**SOURCE DATA**
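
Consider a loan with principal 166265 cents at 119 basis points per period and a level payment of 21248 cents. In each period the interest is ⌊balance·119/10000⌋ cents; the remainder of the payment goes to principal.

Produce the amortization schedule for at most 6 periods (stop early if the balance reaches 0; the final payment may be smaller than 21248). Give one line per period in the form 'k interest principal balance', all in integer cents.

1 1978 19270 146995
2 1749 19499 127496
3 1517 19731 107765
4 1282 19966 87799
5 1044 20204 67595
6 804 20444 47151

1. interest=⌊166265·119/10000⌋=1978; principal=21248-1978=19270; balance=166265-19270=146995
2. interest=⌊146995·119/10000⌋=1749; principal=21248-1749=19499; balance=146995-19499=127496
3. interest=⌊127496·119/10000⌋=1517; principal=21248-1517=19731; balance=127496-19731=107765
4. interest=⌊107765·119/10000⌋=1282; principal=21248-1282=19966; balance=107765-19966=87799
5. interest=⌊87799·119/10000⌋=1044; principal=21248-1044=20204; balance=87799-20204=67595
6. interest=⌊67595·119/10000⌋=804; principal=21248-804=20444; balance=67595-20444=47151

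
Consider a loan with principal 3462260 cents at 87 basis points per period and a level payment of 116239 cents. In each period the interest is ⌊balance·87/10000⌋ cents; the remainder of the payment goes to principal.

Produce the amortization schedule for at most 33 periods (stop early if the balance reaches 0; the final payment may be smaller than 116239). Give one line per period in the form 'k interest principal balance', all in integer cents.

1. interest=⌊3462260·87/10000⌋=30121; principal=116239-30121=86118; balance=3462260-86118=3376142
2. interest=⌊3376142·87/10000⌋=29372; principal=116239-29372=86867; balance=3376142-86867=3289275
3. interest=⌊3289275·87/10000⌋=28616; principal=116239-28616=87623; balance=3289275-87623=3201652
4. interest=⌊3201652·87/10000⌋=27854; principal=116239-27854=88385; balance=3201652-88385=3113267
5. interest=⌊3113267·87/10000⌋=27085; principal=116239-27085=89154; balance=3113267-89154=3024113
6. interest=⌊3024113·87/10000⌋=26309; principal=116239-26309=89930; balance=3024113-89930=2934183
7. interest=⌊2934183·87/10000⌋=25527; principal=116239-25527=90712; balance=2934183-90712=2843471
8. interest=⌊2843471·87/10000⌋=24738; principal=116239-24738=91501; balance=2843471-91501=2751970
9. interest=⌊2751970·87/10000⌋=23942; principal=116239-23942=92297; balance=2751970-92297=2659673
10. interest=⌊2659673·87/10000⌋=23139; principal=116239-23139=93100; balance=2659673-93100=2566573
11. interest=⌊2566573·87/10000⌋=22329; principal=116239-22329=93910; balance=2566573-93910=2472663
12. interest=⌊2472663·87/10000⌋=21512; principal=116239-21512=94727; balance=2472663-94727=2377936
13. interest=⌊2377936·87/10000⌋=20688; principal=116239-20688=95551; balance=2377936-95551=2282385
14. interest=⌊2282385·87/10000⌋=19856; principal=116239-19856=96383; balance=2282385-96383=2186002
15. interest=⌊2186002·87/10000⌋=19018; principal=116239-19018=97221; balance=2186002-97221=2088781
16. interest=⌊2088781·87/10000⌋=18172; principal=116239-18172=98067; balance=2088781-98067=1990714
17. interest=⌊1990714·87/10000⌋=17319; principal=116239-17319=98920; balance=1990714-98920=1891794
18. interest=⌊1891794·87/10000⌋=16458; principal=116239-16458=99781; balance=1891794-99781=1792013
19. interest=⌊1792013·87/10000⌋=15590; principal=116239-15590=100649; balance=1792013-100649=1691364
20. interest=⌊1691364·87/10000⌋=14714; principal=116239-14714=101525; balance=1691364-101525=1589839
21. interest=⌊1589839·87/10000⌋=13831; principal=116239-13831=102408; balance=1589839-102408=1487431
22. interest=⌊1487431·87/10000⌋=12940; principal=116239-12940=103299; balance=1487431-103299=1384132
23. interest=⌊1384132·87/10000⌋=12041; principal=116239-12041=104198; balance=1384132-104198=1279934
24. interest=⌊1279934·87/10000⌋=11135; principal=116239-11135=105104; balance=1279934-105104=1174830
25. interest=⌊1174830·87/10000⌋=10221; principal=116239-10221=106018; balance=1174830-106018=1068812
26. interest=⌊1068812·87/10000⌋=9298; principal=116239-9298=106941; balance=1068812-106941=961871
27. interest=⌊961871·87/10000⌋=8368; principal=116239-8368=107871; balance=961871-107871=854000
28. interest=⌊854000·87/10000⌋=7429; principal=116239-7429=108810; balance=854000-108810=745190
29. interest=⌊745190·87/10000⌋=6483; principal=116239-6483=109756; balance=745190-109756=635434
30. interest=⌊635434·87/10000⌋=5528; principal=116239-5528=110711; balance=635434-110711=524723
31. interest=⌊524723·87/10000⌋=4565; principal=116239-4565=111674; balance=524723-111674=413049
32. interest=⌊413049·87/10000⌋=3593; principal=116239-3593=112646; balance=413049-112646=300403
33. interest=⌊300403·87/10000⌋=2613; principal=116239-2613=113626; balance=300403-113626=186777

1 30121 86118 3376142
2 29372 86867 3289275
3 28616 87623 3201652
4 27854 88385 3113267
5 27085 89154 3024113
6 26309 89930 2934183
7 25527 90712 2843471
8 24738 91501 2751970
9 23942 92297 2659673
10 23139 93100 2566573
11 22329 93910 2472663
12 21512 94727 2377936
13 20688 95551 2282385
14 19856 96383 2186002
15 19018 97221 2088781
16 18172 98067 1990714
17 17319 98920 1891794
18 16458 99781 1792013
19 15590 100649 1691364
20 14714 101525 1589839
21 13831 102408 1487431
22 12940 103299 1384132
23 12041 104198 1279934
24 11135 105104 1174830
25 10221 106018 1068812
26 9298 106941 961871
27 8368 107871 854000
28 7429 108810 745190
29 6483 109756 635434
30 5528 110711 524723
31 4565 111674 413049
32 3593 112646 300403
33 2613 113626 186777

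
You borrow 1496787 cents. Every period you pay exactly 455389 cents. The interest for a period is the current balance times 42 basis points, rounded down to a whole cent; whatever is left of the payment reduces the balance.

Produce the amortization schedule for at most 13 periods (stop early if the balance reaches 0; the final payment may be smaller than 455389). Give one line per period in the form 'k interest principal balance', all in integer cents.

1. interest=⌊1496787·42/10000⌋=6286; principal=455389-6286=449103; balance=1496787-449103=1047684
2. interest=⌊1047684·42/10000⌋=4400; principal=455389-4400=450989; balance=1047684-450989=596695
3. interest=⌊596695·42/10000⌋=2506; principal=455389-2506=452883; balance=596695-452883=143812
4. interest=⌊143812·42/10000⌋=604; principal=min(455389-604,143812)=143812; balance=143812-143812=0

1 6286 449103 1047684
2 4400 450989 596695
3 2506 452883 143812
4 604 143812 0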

**TO DO**
The lines of the records that contain the string "Consider" should be located and copied.

**ANSWER TO THIS TASK**
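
Consider a loan with principal 166265 cents at 119 basis points per period and a level payment of 21248 cents. In each period the interest is ⌊balance·119/10000⌋ cents; the remainder of the payment goes to principal.
Consider a loan with principal 3462260 cents at 87 basis points per period and a level payment of 116239 cents. In each period the interest is ⌊balance·87/10000⌋ cents; the remainder of the payment goes to principal.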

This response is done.